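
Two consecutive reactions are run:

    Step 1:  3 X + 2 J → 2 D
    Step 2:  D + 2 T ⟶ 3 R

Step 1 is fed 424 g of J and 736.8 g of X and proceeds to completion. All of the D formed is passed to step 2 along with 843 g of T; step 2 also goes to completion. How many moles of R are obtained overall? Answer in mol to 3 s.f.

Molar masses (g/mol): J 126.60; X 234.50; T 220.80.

Step 1:
n(J) = 424.0 / 126.60 = 3.349 mol
n(X) = 736.8 / 234.50 = 3.142 mol
n/ν → J: 1.675, X: 1.047; X is limiting.
n(D) produced = (2/3) × 3.142 = 2.095 mol
Step 2:
n(D) available = 2.095 mol
n(T) = 843.0 / 220.80 = 3.818 mol
n/ν → D: 2.095, T: 1.909; T is limiting.
n(R) = (3/2) × 3.818 = 5.727 mol

5.73 mol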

========================

DESCRIPTION OF THE TASK →
Looking at the entries above, can you reproduce exactly the lines from the one that holds "D + 2 T ⟶ 3 R" through the one that holds "Step 1 is fed", and only those?

PROBLEM SOLUTION →
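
    Step 2:  D + 2 T ⟶ 3 R

Step 1 is fed 424 g of J and 736.8 g of X and proceeds to completion. All of the D formed is passed to step 2 along with 843 g of T; step 2 also goes to completion. How many moles of R are obtained overall? Answer in mol to 3 s.f.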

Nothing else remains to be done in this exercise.